* _WHAT THE EXERCISE ASKS_: Take the listing that follows and copy it precisely.

* _EXCERPTED RECORDS_:
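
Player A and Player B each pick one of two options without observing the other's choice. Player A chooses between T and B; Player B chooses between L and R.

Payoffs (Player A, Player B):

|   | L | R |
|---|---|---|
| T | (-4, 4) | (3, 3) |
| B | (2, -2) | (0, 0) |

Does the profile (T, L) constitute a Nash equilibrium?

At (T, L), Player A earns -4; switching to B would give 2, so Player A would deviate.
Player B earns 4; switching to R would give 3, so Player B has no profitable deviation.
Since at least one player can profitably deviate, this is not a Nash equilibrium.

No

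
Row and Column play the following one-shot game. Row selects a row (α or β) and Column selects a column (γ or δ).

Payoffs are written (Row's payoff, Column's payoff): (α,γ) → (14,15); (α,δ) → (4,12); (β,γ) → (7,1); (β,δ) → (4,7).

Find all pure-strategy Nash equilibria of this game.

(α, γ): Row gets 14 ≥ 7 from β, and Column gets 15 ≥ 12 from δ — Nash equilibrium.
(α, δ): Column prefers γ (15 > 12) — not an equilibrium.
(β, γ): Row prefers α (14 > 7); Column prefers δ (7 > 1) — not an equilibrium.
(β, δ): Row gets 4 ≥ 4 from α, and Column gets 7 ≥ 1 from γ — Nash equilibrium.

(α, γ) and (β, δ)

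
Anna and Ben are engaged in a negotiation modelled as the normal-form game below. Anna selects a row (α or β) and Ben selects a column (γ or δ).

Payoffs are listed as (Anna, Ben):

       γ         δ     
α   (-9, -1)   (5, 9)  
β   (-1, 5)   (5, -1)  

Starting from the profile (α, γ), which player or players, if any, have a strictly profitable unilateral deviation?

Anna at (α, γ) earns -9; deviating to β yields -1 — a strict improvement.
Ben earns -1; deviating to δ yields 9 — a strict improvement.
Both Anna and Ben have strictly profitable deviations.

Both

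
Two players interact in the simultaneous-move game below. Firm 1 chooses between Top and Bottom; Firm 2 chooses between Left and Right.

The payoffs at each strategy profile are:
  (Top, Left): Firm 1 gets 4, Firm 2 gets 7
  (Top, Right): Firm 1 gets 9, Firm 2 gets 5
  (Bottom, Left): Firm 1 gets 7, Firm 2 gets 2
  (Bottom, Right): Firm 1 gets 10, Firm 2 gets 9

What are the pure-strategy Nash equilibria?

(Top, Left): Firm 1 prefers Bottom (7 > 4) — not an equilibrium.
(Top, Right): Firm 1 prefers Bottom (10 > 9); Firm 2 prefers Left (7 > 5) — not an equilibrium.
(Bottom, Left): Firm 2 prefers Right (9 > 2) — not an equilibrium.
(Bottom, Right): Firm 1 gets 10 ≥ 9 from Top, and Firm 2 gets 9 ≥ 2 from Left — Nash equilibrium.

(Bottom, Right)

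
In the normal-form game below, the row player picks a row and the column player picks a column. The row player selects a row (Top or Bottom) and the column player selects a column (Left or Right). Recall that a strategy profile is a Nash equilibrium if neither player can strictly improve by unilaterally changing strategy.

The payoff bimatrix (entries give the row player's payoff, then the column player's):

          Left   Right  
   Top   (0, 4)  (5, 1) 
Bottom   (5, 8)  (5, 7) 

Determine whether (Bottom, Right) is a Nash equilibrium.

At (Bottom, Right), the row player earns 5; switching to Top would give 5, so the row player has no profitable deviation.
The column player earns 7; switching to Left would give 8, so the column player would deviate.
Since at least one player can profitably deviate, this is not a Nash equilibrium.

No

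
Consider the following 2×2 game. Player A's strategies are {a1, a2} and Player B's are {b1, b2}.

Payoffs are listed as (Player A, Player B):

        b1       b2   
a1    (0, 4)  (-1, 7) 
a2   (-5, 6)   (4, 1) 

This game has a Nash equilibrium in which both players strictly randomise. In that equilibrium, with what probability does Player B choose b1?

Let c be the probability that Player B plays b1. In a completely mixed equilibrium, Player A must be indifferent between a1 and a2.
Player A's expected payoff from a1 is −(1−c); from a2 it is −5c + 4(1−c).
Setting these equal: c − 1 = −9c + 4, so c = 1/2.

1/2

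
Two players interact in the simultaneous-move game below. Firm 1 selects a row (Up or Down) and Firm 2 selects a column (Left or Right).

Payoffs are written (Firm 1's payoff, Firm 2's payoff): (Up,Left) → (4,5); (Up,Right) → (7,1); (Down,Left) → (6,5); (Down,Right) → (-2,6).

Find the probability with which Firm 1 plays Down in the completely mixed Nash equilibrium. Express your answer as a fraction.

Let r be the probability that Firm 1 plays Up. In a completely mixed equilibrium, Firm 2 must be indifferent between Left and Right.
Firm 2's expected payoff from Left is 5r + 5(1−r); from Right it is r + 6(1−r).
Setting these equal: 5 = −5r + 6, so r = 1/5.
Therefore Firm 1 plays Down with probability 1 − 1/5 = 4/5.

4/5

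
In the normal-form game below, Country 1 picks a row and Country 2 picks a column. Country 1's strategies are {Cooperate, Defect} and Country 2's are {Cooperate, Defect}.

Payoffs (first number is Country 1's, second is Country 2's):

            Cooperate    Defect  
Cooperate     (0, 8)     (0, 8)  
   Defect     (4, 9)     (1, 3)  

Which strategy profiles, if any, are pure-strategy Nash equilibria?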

* _ANSWER BOX_:
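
Player A and Player B each pick one of two options without observing the other's choice. Player A chooses between T and B; Player B chooses between L and R.

Payoffs (Player A, Player B):

|   | L | R |
|---|---|---|
| T | (-4, 4) | (3, 3) |
| B | (2, -2) | (0, 0) |

Does the profile (T, L) constitute a Nash equilibrium?

At (T, L), Player A earns -4; switching to B would give 2, so Player A would deviate.
Player B earns 4; switching to R would give 3, so Player B has no profitable deviation.
Since at least one player can profitably deviate, this is not a Nash equilibrium.

No

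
Row and Column play the following one-shot game. Row selects a row (α or β) and Column selects a column (γ or δ).

Payoffs are written (Row's payoff, Column's payoff): (α,γ) → (14,15); (α,δ) → (4,12); (β,γ) → (7,1); (β,δ) → (4,7).

Find all pure-strategy Nash equilibria of this game.

(α, γ): Row gets 14 ≥ 7 from β, and Column gets 15 ≥ 12 from δ — Nash equilibrium.
(α, δ): Column prefers γ (15 > 12) — not an equilibrium.
(β, γ): Row prefers α (14 > 7); Column prefers δ (7 > 1) — not an equilibrium.
(β, δ): Row gets 4 ≥ 4 from α, and Column gets 7 ≥ 1 from γ — Nash equilibrium.

(α, γ) and (β, δ)

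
Anna and Ben are engaged in a negotiation modelled as the normal-form game below. Anna selects a row (α or β) and Ben selects a column (γ or δ).

Payoffs are listed as (Anna, Ben):

       γ         δ     
α   (-9, -1)   (5, 9)  
β   (-1, 5)   (5, -1)  

Starting from the profile (α, γ), which player or players, if any, have a strictly profitable unilateral deviation?

Anna at (α, γ) earns -9; deviating to β yields -1 — a strict improvement.
Ben earns -1; deviating to δ yields 9 — a strict improvement.
Both Anna and Ben have strictly profitable deviations.

Both

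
Two players interact in the simultaneous-move game below. Firm 1 chooses between Top and Bottom; Firm 2 chooses between Left and Right.

The payoffs at each strategy profile are:
  (Top, Left): Firm 1 gets 4, Firm 2 gets 7
  (Top, Right): Firm 1 gets 9, Firm 2 gets 5
  (Bottom, Left): Firm 1 gets 7, Firm 2 gets 2
  (Bottom, Right): Firm 1 gets 10, Firm 2 gets 9

What are the pure-strategy Nash equilibria?

(Top, Left): Firm 1 prefers Bottom (7 > 4) — not an equilibrium.
(Top, Right): Firm 1 prefers Bottom (10 > 9); Firm 2 prefers Left (7 > 5) — not an equilibrium.
(Bottom, Left): Firm 2 prefers Right (9 > 2) — not an equilibrium.
(Bottom, Right): Firm 1 gets 10 ≥ 9 from Top, and Firm 2 gets 9 ≥ 2 from Left — Nash equilibrium.

(Bottom, Right)

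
In the normal-form game below, the row player picks a row and the column player picks a column. The row player selects a row (Top or Bottom) and the column player selects a column (Left or Right). Recall that a strategy profile is a Nash equilibrium if neither player can strictly improve by unilaterally changing strategy.

The payoff bimatrix (entries give the row player's payoff, then the column player's):

          Left   Right  
   Top   (0, 4)  (5, 1) 
Bottom   (5, 8)  (5, 7) 

Determine whether (Bottom, Right) is a Nash equilibrium.

At (Bottom, Right), the row player earns 5; switching to Top would give 5, so the row player has no profitable deviation.
The column player earns 7; switching to Left would give 8, so the column player would deviate.
Since at least one player can profitably deviate, this is not a Nash equilibrium.

No

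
Consider the following 2×2 game. Player A's strategies are {a1, a2} and Player B's are {b1, b2}.

Payoffs are listed as (Player A, Player B):

        b1       b2   
a1    (0, 4)  (-1, 7) 
a2   (-5, 6)   (4, 1) 

This game has a Nash equilibrium in which both players strictly randomise. In that equilibrium, with what probability does Player B choose b1?

Let c be the probability that Player B plays b1. In a completely mixed equilibrium, Player A must be indifferent between a1 and a2.
Player A's expected payoff from a1 is −(1−c); from a2 it is −5c + 4(1−c).
Setting these equal: c − 1 = −9c + 4, so c = 1/2.

1/2

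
Two players interact in the simultaneous-move game below. Firm 1 selects a row (Up or Down) and Firm 2 selects a column (Left or Right).

Payoffs are written (Firm 1's payoff, Firm 2's payoff): (Up,Left) → (4,5); (Up,Right) → (7,1); (Down,Left) → (6,5); (Down,Right) → (-2,6).

Find the probability with which Firm 1 plays Down in the completely mixed Nash equilibrium. Express your answer as a fraction.

Let r be the probability that Firm 1 plays Up. In a completely mixed equilibrium, Firm 2 must be indifferent between Left and Right.
Firm 2's expected payoff from Left is 5r + 5(1−r); from Right it is r + 6(1−r).
Setting these equal: 5 = −5r + 6, so r = 1/5.
Therefore Firm 1 plays Down with probability 1 − 1/5 = 4/5.

4/5

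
In the normal-form game below, Country 1 picks a row and Country 2 picks a column. Country 1's strategies are {Cooperate, Defect} and Country 2's are {Cooperate, Defect}.

Payoffs (first number is Country 1's, second is Country 2's):

            Cooperate    Defect  
Cooperate     (0, 8)     (0, 8)  
   Defect     (4, 9)     (1, 3)  

Which strategy profiles, if any, are pure-strategy Nash equilibria?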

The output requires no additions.